* _To do_:
When you reach the line containing "A cosmic-ray proton completes" in the entries below, please begin setting down lines exactly, stop only after the last one, and add nothing else.

(Dataset entries)
|---|

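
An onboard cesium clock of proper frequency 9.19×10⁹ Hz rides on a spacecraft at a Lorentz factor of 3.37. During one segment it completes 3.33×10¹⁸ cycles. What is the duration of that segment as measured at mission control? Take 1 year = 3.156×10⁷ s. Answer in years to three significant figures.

Δt = 38.7 years

γ = 3.37
Proper time for N cycles: τ = N/f = 3.33×10¹⁸/(9.19×10⁹) = 3.624×10⁸ s = 11.48 years.
Lab-frame duration Δt = γτ = 3.370 × 11.48 = 38.69 years.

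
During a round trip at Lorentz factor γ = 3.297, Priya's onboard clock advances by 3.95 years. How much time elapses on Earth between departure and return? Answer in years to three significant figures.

γ = 3.297
Earth-frame duration is the dilated interval: Δt = γτ = 3.297 × 3.95 years.

Δt = 13.0 years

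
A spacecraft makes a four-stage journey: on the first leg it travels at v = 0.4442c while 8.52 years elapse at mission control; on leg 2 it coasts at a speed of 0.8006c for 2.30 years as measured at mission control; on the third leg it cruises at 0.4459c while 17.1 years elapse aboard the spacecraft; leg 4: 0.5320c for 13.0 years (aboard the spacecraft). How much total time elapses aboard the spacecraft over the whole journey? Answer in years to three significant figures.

Leg 1: γ = 1/√(1 − 0.4442²) = 1/√0.8027 = 1.116; τ_1 = 8.52/1.116 = 7.633 years.
Leg 2: γ = 1/√(1 − 0.8006²) = 1/√0.3590 = 1.669; τ_2 = 2.30/1.669 = 1.378 years.
Leg 3: 17.1 years is already measured aboard the spacecraft.
Leg 4: 13.0 years is already measured aboard the spacecraft.
Total: 7.633 + 1.378 + 17.10 + 13.00 years.

τ = 39.1 years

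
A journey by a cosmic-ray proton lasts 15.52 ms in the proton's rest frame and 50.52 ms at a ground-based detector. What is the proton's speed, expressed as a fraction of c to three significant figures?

The proper time is measured in the proton's rest frame (both events occur at the proton's location); Δt is measured at a ground-based detector. γ = Δt/τ = 50.52/15.52 = 3.255.
β = √(1 − 1/γ²) = √(1 − 0.09437) = √0.9056

β = 0.952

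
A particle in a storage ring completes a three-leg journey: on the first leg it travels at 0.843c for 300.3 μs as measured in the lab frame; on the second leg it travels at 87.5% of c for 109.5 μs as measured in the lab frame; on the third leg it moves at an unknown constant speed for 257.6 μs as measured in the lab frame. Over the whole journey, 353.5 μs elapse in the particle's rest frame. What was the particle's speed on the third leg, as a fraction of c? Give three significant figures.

Leg 1: γ = 1/√(1 − 0.843²) = 1/√0.2894 = 1.859; τ_1 = 300.3/1.859 = 161.5 μs.
Leg 2: β = 0.875; γ = 1/√(1 − 0.875²) = 1/√0.2344 = 2.066; τ_2 = 109.5/2.066 = 53.01 μs.
Leg 3: speed unknown; τ_3 = 257.6/γ_3.
Total proper time: 161.5 + 53.01 + τ_3 = 353.5, so τ_3 = 353.5 − 214.5 = 139.0 μs.
γ_3 = 257.6/139.0 = 1.854; β = √(1 − 1/γ²) = √0.7090.

β = 0.842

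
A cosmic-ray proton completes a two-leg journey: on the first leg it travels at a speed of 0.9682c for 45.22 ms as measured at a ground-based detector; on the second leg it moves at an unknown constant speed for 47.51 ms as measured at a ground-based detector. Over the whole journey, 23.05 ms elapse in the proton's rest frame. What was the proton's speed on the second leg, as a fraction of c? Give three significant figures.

Leg 1: γ = 1/√(1 − 0.9682²) = 1/√0.06259 = 3.997; τ_1 = 45.22/3.997 = 11.31 ms.
Leg 2: speed unknown; τ_2 = 47.51/γ_2.
Total proper time: 11.31 + τ_2 = 23.05, so τ_2 = 23.05 − 11.31 = 11.74 ms.
γ_2 = 47.51/11.74 = 4.048; β = √(1 − 1/γ²) = √0.9390.

β = 0.969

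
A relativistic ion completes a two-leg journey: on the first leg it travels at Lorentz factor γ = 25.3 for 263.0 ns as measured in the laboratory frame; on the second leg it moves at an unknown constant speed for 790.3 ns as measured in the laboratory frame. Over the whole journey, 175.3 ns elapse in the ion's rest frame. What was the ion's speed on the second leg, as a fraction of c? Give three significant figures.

Leg 1: γ = 25.3; τ_1 = 263.0/25.30 = 10.40 ns.
Leg 2: speed unknown; τ_2 = 790.3/γ_2.
Total proper time: 10.40 + τ_2 = 175.3, so τ_2 = 175.3 − 10.40 = 164.9 ns.
γ_2 = 790.3/164.9 = 4.792; β = √(1 − 1/γ²) = √0.9565.

β = 0.978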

|---|

* _Response box_:
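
A cosmic-ray proton completes a two-leg journey: on the first leg it travels at a speed of 0.9682c for 45.22 ms as measured at a ground-based detector; on the second leg it moves at an unknown constant speed for 47.51 ms as measured at a ground-based detector. Over the whole journey, 23.05 ms elapse in the proton's rest frame. What was the proton's speed on the second leg, as a fraction of c? Give three significant figures.

Leg 1: γ = 1/√(1 − 0.9682²) = 1/√0.06259 = 3.997; τ_1 = 45.22/3.997 = 11.31 ms.
Leg 2: speed unknown; τ_2 = 47.51/γ_2.
Total proper time: 11.31 + τ_2 = 23.05, so τ_2 = 23.05 − 11.31 = 11.74 ms.
γ_2 = 47.51/11.74 = 4.048; β = √(1 − 1/γ²) = √0.9390.

β = 0.969

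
A relativistic ion completes a two-leg journey: on the first leg it travels at Lorentz factor γ = 25.3 for 263.0 ns as measured in the laboratory frame; on the second leg it moves at an unknown constant speed for 790.3 ns as measured in the laboratory frame. Over the whole journey, 175.3 ns elapse in the ion's rest frame. What was the ion's speed on the second leg, as a fraction of c? Give three significant figures.

Leg 1: γ = 25.3; τ_1 = 263.0/25.30 = 10.40 ns.
Leg 2: speed unknown; τ_2 = 790.3/γ_2.
Total proper time: 10.40 + τ_2 = 175.3, so τ_2 = 175.3 − 10.40 = 164.9 ns.
γ_2 = 790.3/164.9 = 4.792; β = √(1 − 1/γ²) = √0.9565.

β = 0.978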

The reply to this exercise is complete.